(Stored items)

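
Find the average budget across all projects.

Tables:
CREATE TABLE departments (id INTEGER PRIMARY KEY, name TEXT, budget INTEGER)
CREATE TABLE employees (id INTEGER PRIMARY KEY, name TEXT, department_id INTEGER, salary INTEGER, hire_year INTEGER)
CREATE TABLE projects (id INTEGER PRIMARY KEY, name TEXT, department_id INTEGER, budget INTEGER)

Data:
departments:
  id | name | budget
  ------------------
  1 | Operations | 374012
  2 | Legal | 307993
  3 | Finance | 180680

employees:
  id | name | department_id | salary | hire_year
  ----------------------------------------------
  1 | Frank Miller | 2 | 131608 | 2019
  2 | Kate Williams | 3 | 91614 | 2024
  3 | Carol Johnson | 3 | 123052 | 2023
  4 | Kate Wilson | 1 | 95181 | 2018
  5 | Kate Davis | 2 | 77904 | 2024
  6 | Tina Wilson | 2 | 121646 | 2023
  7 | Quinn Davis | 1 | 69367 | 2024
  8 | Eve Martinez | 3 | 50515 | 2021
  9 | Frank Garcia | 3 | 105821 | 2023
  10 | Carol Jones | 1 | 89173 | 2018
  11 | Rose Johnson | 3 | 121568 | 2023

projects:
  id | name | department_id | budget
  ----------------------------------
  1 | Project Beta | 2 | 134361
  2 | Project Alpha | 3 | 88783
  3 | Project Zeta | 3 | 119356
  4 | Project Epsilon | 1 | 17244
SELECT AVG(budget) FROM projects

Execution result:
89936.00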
---
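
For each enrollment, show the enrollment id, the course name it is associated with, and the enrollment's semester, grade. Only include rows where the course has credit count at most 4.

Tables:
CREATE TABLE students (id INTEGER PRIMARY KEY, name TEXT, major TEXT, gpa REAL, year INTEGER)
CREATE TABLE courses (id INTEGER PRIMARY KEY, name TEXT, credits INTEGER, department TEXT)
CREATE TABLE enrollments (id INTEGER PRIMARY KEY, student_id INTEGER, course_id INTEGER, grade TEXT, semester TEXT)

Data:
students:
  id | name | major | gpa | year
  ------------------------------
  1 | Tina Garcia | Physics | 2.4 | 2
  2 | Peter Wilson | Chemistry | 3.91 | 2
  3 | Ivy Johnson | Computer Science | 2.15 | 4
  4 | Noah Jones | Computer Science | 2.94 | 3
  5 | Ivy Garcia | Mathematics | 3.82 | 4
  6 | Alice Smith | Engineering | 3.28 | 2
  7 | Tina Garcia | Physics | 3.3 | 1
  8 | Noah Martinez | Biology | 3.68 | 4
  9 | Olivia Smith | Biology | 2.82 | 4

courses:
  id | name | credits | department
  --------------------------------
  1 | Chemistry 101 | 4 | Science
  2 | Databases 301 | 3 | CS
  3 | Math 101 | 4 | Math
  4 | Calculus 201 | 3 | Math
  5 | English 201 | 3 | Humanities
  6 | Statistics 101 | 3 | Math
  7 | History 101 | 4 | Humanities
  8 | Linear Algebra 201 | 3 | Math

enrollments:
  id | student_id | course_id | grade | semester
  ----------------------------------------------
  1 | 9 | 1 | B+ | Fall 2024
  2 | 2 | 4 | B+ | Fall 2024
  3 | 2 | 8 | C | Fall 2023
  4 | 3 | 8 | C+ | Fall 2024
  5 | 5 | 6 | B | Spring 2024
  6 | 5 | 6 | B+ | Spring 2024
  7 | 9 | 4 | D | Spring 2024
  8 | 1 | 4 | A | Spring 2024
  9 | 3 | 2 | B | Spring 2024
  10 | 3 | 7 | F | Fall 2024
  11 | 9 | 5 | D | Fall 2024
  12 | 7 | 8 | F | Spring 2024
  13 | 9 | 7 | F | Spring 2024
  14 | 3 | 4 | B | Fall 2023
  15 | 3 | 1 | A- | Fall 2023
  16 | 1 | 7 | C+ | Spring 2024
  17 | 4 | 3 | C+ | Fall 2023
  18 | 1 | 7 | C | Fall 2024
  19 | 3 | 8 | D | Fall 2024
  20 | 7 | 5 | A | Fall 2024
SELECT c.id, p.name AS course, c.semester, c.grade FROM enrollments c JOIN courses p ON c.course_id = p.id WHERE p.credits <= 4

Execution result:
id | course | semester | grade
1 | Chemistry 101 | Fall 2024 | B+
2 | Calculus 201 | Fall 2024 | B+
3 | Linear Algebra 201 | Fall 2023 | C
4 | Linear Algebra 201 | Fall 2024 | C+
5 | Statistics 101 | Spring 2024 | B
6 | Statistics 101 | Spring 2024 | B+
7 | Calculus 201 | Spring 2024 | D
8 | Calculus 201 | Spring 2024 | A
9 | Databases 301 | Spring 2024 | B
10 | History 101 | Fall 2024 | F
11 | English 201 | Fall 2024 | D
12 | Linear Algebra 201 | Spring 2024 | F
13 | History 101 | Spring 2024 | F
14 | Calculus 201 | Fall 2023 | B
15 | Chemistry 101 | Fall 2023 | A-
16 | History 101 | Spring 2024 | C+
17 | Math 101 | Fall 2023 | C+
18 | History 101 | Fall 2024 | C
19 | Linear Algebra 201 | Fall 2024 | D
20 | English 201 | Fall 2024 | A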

**Assignment**
Reproduce exactly the entries above, limited to the lines from the one with "8 | Noah Martinez | Biology | 3.68 | 4" through the one with "7 | History 101 | 4 | Humanities", both included.

**Result**
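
  8 | Noah Martinez | Biology | 3.68 | 4
  9 | Olivia Smith | Biology | 2.82 | 4

courses:
  id | name | credits | department
  --------------------------------
  1 | Chemistry 101 | 4 | Science
  2 | Databases 301 | 3 | CS
  3 | Math 101 | 4 | Math
  4 | Calculus 201 | 3 | Math
  5 | English 201 | 3 | Humanities
  6 | Statistics 101 | 3 | Math
  7 | History 101 | 4 | Humanities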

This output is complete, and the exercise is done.